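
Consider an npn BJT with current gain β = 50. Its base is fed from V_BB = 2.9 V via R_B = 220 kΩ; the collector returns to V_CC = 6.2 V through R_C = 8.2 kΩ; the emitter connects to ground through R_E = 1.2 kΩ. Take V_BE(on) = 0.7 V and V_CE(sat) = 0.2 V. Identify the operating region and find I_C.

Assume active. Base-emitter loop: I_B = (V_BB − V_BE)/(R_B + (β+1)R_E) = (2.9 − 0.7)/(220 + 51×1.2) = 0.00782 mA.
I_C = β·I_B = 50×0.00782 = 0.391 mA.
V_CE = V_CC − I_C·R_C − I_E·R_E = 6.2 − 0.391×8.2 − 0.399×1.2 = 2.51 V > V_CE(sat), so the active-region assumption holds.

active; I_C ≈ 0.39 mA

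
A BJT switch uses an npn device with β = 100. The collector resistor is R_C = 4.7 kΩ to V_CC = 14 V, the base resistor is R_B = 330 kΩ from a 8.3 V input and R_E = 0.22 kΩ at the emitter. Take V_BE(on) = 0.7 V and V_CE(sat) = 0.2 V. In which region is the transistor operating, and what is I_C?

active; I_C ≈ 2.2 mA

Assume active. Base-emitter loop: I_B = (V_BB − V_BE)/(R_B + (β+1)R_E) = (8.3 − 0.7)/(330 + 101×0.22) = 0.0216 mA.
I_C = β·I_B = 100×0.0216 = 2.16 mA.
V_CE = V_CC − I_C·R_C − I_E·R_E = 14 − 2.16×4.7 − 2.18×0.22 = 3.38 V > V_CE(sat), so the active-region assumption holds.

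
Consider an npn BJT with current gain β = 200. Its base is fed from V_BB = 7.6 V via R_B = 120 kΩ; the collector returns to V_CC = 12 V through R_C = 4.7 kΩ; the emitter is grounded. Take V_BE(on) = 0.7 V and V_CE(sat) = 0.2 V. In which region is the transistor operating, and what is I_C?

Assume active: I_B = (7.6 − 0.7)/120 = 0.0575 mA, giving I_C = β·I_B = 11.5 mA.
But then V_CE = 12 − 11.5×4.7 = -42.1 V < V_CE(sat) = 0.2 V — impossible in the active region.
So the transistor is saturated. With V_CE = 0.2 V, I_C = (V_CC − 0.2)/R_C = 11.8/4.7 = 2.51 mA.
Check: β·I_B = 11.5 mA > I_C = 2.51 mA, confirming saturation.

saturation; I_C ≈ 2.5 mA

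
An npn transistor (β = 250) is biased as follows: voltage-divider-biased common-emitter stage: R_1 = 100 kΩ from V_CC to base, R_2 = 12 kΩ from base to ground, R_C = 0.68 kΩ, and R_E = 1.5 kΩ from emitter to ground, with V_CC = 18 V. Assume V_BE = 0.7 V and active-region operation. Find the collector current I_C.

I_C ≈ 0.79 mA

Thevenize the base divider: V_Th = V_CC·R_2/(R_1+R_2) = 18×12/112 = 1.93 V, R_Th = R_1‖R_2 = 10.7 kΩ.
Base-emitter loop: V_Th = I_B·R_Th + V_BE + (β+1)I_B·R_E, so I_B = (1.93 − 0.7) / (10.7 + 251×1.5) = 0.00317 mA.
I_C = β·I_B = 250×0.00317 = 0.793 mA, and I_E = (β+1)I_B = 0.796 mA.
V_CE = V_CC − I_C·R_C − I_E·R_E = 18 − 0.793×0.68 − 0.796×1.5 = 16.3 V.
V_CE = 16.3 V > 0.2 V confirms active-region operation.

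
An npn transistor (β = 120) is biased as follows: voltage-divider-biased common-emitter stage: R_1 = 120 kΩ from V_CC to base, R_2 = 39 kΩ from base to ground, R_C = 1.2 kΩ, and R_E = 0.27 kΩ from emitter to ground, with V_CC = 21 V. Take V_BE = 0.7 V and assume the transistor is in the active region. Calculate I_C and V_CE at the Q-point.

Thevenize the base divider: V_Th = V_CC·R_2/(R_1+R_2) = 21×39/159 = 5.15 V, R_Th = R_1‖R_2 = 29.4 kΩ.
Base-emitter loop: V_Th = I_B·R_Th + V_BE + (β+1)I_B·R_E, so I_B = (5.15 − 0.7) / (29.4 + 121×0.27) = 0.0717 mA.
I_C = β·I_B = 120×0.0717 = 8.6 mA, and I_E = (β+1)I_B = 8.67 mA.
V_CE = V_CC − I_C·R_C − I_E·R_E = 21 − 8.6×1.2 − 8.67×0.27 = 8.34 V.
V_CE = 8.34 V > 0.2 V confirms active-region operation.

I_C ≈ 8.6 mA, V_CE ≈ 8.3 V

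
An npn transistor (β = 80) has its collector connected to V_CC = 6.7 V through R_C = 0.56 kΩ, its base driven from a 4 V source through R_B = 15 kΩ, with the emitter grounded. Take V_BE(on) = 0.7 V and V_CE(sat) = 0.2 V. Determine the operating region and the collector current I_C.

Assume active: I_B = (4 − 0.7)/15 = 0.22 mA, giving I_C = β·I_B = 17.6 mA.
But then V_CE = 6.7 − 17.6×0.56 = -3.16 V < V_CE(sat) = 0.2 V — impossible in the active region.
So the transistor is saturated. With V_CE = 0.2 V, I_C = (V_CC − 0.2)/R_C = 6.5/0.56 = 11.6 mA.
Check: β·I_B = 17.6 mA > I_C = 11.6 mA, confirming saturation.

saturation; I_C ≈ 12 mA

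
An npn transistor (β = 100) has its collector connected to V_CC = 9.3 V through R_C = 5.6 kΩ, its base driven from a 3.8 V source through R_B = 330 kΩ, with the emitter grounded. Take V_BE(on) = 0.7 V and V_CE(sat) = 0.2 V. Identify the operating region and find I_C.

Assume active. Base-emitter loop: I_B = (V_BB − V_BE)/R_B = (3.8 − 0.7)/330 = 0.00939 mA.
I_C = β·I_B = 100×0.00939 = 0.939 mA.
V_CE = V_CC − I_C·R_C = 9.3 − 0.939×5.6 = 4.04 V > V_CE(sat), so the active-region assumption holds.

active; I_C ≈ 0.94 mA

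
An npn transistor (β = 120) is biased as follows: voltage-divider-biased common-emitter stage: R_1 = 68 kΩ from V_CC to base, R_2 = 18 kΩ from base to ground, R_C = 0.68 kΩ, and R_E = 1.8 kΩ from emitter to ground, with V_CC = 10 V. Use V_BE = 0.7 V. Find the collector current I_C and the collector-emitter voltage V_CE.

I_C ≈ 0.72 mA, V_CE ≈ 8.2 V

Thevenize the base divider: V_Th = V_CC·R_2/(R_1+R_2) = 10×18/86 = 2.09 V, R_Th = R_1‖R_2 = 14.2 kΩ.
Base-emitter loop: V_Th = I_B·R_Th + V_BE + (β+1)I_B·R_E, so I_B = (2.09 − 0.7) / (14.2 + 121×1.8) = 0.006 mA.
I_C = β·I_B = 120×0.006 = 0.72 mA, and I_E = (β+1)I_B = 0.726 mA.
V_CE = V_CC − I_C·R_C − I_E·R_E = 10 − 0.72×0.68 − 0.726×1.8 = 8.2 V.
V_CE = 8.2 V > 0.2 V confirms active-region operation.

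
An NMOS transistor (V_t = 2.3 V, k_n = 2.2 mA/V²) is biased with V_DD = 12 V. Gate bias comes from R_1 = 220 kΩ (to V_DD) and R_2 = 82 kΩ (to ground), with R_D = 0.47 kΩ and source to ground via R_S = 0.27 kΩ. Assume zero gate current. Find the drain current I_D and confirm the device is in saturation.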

========

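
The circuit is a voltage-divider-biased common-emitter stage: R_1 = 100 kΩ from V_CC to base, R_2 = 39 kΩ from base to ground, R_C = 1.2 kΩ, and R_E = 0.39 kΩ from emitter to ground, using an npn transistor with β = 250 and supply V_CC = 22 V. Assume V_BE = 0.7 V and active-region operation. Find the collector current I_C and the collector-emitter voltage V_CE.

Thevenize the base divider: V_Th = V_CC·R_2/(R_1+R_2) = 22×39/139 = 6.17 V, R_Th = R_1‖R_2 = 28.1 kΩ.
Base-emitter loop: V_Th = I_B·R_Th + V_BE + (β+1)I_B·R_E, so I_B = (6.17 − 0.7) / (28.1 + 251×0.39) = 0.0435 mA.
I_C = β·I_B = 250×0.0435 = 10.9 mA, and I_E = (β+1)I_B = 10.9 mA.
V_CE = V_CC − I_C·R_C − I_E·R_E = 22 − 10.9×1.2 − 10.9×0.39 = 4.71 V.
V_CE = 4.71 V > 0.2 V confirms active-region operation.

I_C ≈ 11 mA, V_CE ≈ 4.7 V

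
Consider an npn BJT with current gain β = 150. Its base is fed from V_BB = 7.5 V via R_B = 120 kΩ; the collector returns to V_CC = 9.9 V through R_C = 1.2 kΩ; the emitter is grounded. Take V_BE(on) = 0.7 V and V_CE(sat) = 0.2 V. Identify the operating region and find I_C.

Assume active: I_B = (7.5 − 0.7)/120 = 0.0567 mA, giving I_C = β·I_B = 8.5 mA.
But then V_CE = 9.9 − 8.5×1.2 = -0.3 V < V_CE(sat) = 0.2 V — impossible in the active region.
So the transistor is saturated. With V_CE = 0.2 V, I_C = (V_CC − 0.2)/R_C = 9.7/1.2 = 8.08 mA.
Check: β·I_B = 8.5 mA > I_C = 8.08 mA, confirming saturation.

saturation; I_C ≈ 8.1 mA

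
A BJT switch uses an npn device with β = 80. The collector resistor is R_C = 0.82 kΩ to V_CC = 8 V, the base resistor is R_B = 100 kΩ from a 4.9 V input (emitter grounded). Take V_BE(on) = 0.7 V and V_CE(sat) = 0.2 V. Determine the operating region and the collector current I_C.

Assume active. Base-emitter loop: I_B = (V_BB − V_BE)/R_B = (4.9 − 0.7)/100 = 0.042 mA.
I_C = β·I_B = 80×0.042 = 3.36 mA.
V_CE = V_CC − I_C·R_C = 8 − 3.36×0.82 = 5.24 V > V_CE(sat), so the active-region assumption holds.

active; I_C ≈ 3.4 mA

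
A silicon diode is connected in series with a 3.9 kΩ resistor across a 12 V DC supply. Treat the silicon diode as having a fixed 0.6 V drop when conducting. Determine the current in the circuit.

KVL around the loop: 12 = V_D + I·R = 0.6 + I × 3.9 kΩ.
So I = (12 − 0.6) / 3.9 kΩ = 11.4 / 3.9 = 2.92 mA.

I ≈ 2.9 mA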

========

Would you print exactly, and only, the lines of the data above from the line with "1.8 kΩ from" through the line with "An NMOS transistor", inclusive?

EXPECTED ANSWER:
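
An npn transistor (β = 120) is biased as follows: voltage-divider-biased common-emitter stage: R_1 = 68 kΩ from V_CC to base, R_2 = 18 kΩ from base to ground, R_C = 0.68 kΩ, and R_E = 1.8 kΩ from emitter to ground, with V_CC = 10 V. Use V_BE = 0.7 V. Find the collector current I_C and the collector-emitter voltage V_CE.

I_C ≈ 0.72 mA, V_CE ≈ 8.2 V

Thevenize the base divider: V_Th = V_CC·R_2/(R_1+R_2) = 10×18/86 = 2.09 V, R_Th = R_1‖R_2 = 14.2 kΩ.
Base-emitter loop: V_Th = I_B·R_Th + V_BE + (β+1)I_B·R_E, so I_B = (2.09 − 0.7) / (14.2 + 121×1.8) = 0.006 mA.
I_C = β·I_B = 120×0.006 = 0.72 mA, and I_E = (β+1)I_B = 0.726 mA.
V_CE = V_CC − I_C·R_C − I_E·R_E = 10 − 0.72×0.68 − 0.726×1.8 = 8.2 V.
V_CE = 8.2 V > 0.2 V confirms active-region operation.

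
An NMOS transistor (V_t = 2.3 V, k_n = 2.2 mA/V²) is biased with V_DD = 12 V. Gate bias comes from R_1 = 220 kΩ (to V_DD) and R_2 = 82 kΩ (to ground), with R_D = 0.47 kΩ and source to ground via R_S = 0.27 kΩ. Assume zero gate current. Find the drain current I_D and confirm the device is in saturation.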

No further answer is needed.